> _YOUR OBJECTIVE_: Report every line below that has the string "lower" in it.

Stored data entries
■ ■ ■

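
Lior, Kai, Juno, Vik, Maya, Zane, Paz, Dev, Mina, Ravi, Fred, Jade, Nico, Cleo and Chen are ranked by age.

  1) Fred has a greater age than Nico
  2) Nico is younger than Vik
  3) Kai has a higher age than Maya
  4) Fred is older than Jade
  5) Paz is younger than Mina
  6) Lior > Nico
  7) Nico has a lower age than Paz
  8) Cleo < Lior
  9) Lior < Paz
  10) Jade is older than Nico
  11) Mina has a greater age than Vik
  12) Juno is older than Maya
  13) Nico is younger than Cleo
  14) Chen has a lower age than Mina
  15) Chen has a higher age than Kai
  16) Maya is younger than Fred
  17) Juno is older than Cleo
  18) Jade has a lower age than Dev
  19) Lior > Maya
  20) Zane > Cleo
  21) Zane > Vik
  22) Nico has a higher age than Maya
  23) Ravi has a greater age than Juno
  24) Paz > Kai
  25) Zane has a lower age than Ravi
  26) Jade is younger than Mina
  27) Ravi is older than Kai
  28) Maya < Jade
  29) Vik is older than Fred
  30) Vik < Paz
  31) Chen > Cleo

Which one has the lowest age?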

■ ■ ■

> _ANSWER SECTION_:
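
  7) Nico has a lower age than Paz
  14) Chen has a lower age than Mina
  18) Jade has a lower age than Dev
  25) Zane has a lower age than Ravi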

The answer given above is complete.